» Records to process:

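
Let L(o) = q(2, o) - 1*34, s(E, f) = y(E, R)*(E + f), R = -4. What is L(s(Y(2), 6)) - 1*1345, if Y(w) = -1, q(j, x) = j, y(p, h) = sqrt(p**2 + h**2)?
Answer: -1377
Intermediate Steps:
y(p, h) = sqrt(h**2 + p**2)
s(E, f) = sqrt(16 + E**2)*(E + f) (s(E, f) = sqrt((-4)**2 + E**2)*(E + f) = sqrt(16 + E**2)*(E + f))
L(o) = -32 (L(o) = 2 - 1*34 = 2 - 34 = -32)
L(s(Y(2), 6)) - 1*1345 = -32 - 1*1345 = -32 - 1345 = -1377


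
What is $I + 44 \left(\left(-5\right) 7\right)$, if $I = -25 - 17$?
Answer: $-1582$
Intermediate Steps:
$I = -42$ ($I = -25 - 17 = -42$)
$I + 44 \left(\left(-5\right) 7\right) = -42 + 44 \left(\left(-5\right) 7\right) = -42 + 44 \left(-35\right) = -42 - 1540 = -1582$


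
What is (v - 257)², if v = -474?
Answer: 534361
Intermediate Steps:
(v - 257)² = (-474 - 257)² = (-731)² = 534361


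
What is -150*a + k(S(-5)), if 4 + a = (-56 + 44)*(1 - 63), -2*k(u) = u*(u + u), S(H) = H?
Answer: -111025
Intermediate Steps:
k(u) = -u² (k(u) = -u*(u + u)/2 = -u*2*u/2 = -u²)
a = 740 (a = -4 + (-56 + 44)*(1 - 63) = -4 - 12*(-62) = -4 + 744 = 740)
-150*a + k(S(-5)) = -150*740 - 1*(-5)² = -111000 - 1*25 = -111000 - 25 = -111025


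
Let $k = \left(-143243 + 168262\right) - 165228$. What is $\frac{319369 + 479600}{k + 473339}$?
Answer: $\frac{798969}{333130} \approx 2.3984$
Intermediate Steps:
$k = -140209$ ($k = 25019 - 165228 = -140209$)
$\frac{319369 + 479600}{k + 473339} = \frac{319369 + 479600}{-140209 + 473339} = \frac{798969}{333130}$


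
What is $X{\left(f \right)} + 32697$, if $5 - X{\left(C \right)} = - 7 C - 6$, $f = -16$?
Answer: $32596$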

» Action item: All lines that hold the word "Answer" should be copied from the data.

» Solution:
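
Answer: -1377
Answer: $-1582$
Answer: 534361
Answer: -111025
Answer: $\frac{798969}{333130} \approx 2.3984$
Answer: $32596$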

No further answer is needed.